— Directions —
Say how many lines of the listing below include "connects". Write only that number.

— Records provided —
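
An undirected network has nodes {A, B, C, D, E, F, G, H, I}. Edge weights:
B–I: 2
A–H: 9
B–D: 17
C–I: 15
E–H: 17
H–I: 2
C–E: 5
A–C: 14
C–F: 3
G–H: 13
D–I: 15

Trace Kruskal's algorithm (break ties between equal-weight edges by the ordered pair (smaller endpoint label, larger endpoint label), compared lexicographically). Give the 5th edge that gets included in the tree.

A-H

Sort edges by weight, then run Kruskal:
B–I (2): add — endpoints in different components.
H–I (2): add — endpoints in different components.
C–F (3): add — endpoints in different components.
C–E (5): add — endpoints in different components.
A–H (9): add — endpoints in different components.
G–H (13): add — endpoints in different components.
A–C (14): add — endpoints in different components.
C–I (15): skip — C and I already connected.
D–I (15): add — endpoints in different components.
The 5th edge added is A–H.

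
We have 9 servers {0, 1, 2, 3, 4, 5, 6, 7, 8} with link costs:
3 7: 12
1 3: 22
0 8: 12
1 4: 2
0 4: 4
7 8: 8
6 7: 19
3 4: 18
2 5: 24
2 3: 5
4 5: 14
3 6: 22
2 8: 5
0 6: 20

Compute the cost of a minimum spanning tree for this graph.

69

Sort edges by weight, then run Kruskal:
1 4 (2): add — endpoints in different components.
0 4 (4): add — endpoints in different components.
2 3 (5): add — endpoints in different components.
2 8 (5): add — endpoints in different components.
7 8 (8): add — endpoints in different components.
0 8 (12): add — endpoints in different components.
3 7 (12): skip — 3 and 7 already connected.
4 5 (14): add — endpoints in different components.
3 4 (18): skip — 3 and 4 already connected.
6 7 (19): add — endpoints in different components.
MST edges: 1 4, 0 4, 2 3, 2 8, 7 8, 0 8, 4 5, 6 7; total weight 2+4+5+5+8+12+14+19 = 69.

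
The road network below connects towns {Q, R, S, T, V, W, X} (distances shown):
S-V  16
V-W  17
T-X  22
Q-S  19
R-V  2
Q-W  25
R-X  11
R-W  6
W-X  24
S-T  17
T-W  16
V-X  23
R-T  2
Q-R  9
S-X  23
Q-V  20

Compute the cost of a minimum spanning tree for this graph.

Sort edges by weight, then run Kruskal:
R-T (2): add — endpoints in different components.
R-V (2): add — endpoints in different components.
R-W (6): add — endpoints in different components.
Q-R (9): add — endpoints in different components.
R-X (11): add — endpoints in different components.
S-V (16): add — endpoints in different components.
MST edges: R-T, R-V, R-W, Q-R, R-X, S-V; total weight 2+2+6+9+11+16 = 46.

46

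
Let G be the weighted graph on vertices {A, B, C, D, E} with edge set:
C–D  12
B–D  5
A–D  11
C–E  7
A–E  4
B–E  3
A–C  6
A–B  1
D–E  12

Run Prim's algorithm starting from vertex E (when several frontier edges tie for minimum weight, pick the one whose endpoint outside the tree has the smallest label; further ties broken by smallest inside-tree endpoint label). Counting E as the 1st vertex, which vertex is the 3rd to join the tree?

Prim, starting at E.
Step 1: cheapest edge leaving the tree is B–E (3); add B.
Step 2: cheapest edge leaving the tree is A–B (1); add A.
Step 3: cheapest edge leaving the tree is B–D (5); add D.
Step 4: cheapest edge leaving the tree is A–C (6); add C.
Vertex order: E, B, A, D, C. The 3rd vertex is A.

A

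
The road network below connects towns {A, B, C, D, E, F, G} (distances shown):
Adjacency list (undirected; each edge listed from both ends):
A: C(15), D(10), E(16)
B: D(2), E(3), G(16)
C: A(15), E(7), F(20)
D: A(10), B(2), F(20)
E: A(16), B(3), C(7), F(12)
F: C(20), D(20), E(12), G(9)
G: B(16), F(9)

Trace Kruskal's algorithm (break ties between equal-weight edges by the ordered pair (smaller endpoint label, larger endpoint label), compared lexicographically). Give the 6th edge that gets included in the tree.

Sort edges by weight, then run Kruskal:
B D (2): add — endpoints in different components.
B E (3): add — endpoints in different components.
C E (7): add — endpoints in different components.
F G (9): add — endpoints in different components.
A D (10): add — endpoints in different components.
E F (12): add — endpoints in different components.
The 6th edge added is E F.

E-F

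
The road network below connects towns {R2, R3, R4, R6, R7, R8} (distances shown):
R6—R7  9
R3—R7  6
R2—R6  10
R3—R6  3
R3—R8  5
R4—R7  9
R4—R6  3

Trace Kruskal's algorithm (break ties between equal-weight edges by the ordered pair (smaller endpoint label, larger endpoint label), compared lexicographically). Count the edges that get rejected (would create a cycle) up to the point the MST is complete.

Sort edges by weight, then run Kruskal:
R3—R6 (3): add. Components now {R2} {R8} {R3,R6} {R7} {R4}
R4—R6 (3): add. Components now {R2} {R8} {R3,R4,R6} {R7}
R3—R8 (5): add. Components now {R2} {R3,R4,R6,R8} {R7}
R3—R7 (6): add. Components now {R2} {R3,R4,R6,R7,R8}
R4—R7 (9): skip — R7 and R4 already connected.
R6—R7 (9): skip — R6 and R7 already connected.
R2—R6 (10): add. Components now {R2,R3,R4,R6,R7,R8}
Edges rejected before the tree was complete: 2.

2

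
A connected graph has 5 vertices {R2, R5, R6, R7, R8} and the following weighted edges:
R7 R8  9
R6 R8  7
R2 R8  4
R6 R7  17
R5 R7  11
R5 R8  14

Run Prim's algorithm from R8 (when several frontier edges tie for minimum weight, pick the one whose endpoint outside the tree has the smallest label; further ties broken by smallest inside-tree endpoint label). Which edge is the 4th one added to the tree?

R5-R7

Prim's algorithm from R8:
Step 1: cheapest edge leaving the tree is R2 R8 (4); add R2.
Step 2: cheapest edge leaving the tree is R6 R8 (7); add R6.
Step 3: cheapest edge leaving the tree is R7 R8 (9); add R7.
Step 4: cheapest edge leaving the tree is R5 R7 (11); add R5.
The 4th edge added is R5 R7.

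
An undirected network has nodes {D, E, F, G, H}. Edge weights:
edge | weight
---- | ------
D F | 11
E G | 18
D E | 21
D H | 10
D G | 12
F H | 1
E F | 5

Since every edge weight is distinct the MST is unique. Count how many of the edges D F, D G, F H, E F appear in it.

Kruskal's algorithm — process edges by increasing weight (ties by edge label):
F H (1): add — endpoints in different components.
E F (5): add — endpoints in different components.
D H (10): add — endpoints in different components.
D F (11): skip — D and F already connected.
D G (12): add — endpoints in different components.
MST edge set: {F H, E F, D H, D G}.
Of the listed edges, {D G, F H, E F} are in the MST → 3.

3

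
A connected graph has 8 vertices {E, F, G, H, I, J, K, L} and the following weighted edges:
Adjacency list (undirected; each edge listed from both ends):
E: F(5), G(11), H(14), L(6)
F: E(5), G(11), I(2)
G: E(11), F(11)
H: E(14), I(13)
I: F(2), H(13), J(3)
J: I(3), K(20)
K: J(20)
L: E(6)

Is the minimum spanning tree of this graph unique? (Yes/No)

No

Kruskal's algorithm — process edges by increasing weight (ties by edge label):
F-I (2): add — endpoints in different components.
I-J (3): add — endpoints in different components.
E-F (5): add — endpoints in different components.
E-L (6): add — endpoints in different components.
E-G (11): add — endpoints in different components.
F-G (11): skip — F and G already connected.
H-I (13): add — endpoints in different components.
E-H (14): skip — E and H already connected.
J-K (20): add — endpoints in different components.
Non-tree edge F-G has weight 11, equal to the heaviest edge on its tree cycle — swapping gives another MST of the same weight. Not unique.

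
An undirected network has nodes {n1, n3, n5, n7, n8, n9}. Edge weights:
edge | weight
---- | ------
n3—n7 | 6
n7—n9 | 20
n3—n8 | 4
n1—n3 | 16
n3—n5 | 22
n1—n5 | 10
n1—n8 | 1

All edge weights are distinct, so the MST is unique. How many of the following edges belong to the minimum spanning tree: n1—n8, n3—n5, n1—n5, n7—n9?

3

Kruskal: consider edges lightest-first.
n1—n8 (1): add. Components now {n1,n8} {n7} {n3} {n5} {n9}
n3—n8 (4): add. Components now {n1,n3,n8} {n7} {n5} {n9}
n3—n7 (6): add. Components now {n1,n3,n7,n8} {n5} {n9}
n1—n5 (10): add. Components now {n1,n3,n5,n7,n8} {n9}
n1—n3 (16): skip — n1 and n3 already connected.
n7—n9 (20): add. Components now {n1,n3,n5,n7,n8,n9}
MST edge set: {n1—n8, n3—n8, n3—n7, n1—n5, n7—n9}.
Of the listed edges, {n1—n8, n1—n5, n7—n9} are in the MST → 3.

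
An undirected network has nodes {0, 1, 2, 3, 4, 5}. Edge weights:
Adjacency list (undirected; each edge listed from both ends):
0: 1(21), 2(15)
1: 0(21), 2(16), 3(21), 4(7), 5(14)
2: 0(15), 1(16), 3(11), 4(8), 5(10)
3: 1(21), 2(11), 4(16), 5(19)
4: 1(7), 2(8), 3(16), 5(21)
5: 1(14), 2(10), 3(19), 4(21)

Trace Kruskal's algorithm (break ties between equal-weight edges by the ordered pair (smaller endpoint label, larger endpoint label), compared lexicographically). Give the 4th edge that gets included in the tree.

2-3

Sort edges by weight, then run Kruskal:
1—4 (7): add. Components now {0} {1,4} {2} {3} {5}
2—4 (8): add. Components now {0} {1,2,4} {3} {5}
2—5 (10): add. Components now {0} {1,2,4,5} {3}
2—3 (11): add. Components now {0} {1,2,3,4,5}
1—5 (14): skip — 1 and 5 already connected.
0—2 (15): add. Components now {0,1,2,3,4,5}
The 4th edge added is 2—3.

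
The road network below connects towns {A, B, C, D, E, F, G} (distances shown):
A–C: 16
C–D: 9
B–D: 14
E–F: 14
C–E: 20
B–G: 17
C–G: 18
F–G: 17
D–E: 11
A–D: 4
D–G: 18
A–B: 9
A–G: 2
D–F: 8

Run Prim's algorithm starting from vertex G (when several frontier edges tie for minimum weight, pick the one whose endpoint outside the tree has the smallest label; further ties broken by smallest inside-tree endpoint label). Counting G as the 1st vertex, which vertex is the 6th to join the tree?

Grow the tree from G using Prim:
Step 1: cheapest edge leaving the tree is A–G (2); add A.
Step 2: cheapest edge leaving the tree is A–D (4); add D.
Step 3: cheapest edge leaving the tree is D–F (8); add F.
Step 4: cheapest edge leaving the tree is A–B (9); add B.
Step 5: cheapest edge leaving the tree is C–D (9); add C.
Step 6: cheapest edge leaving the tree is D–E (11); add E.
Vertex order: G, A, D, F, B, C, E. The 6th vertex is C.

C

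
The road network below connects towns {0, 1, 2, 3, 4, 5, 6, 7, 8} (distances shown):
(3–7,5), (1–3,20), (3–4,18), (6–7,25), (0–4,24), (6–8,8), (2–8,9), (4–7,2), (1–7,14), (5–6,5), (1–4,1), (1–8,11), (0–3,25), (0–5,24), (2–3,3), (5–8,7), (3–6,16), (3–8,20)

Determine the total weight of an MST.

Kruskal: consider edges lightest-first.
1–4 (1): add — endpoints in different components.
4–7 (2): add — endpoints in different components.
2–3 (3): add — endpoints in different components.
3–7 (5): add — endpoints in different components.
5–6 (5): add — endpoints in different components.
5–8 (7): add — endpoints in different components.
6–8 (8): skip — 6 and 8 already connected.
2–8 (9): add — endpoints in different components.
1–8 (11): skip — 1 and 8 already connected.
1–7 (14): skip — 1 and 7 already connected.
3–6 (16): skip — 3 and 6 already connected.
3–4 (18): skip — 3 and 4 already connected.
1–3 (20): skip — 1 and 3 already connected.
3–8 (20): skip — 3 and 8 already connected.
0–4 (24): add — endpoints in different components.
MST edges: 1–4, 4–7, 2–3, 3–7, 5–6, 5–8, 2–8, 0–4; total weight 1+2+3+5+5+7+9+24 = 56.

56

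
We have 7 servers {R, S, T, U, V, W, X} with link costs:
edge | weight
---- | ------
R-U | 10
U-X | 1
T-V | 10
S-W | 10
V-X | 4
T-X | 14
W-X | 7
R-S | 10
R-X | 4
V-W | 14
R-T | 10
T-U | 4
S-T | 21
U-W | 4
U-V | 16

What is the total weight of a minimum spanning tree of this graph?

27

Kruskal: consider edges lightest-first.
U-X (1): add — endpoints in different components.
R-X (4): add — endpoints in different components.
T-U (4): add — endpoints in different components.
U-W (4): add — endpoints in different components.
V-X (4): add — endpoints in different components.
W-X (7): skip — X and W already connected.
R-S (10): add — endpoints in different components.
MST edges: U-X, R-X, T-U, U-W, V-X, R-S; total weight 1+4+4+4+4+10 = 27.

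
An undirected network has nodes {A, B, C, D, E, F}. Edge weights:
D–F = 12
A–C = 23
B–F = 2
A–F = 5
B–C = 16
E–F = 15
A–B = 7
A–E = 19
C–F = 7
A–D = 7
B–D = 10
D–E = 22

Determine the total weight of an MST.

Grow the tree from D using Prim:
Step 1: cheapest edge leaving the tree is A–D (7); add A.
Step 2: cheapest edge leaving the tree is A–F (5); add F.
Step 3: cheapest edge leaving the tree is B–F (2); add B.
Step 4: cheapest edge leaving the tree is C–F (7); add C.
Step 5: cheapest edge leaving the tree is E–F (15); add E.
MST edges: A–D, A–F, B–F, C–F, E–F; total weight 7+5+2+7+15 = 36.

36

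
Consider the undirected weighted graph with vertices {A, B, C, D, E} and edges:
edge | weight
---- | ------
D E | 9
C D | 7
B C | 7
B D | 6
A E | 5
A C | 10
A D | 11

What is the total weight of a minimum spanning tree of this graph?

27

Kruskal: consider edges lightest-first.
A E (5): add — endpoints in different components.
B D (6): add — endpoints in different components.
B C (7): add — endpoints in different components.
C D (7): skip — C and D already connected.
D E (9): add — endpoints in different components.
MST edges: A E, B D, B C, D E; total weight 5+6+7+9 = 27.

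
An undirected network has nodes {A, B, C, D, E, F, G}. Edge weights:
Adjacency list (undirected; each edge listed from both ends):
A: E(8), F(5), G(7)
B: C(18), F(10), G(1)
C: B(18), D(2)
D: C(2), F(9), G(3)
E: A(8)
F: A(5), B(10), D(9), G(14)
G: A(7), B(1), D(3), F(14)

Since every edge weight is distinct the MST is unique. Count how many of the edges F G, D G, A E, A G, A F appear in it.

Kruskal: consider edges lightest-first.
B G (1): add. Components now {A} {B,G} {C} {D} {E} {F}
C D (2): add. Components now {A} {B,G} {C,D} {E} {F}
D G (3): add. Components now {A} {B,C,D,G} {E} {F}
A F (5): add. Components now {A,F} {B,C,D,G} {E}
A G (7): add. Components now {A,B,C,D,F,G} {E}
A E (8): add. Components now {A,B,C,D,E,F,G}
MST edge set: {B G, C D, D G, A F, A G, A E}.
Of the listed edges, {D G, A E, A G, A F} are in the MST → 4.

4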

— Output —
5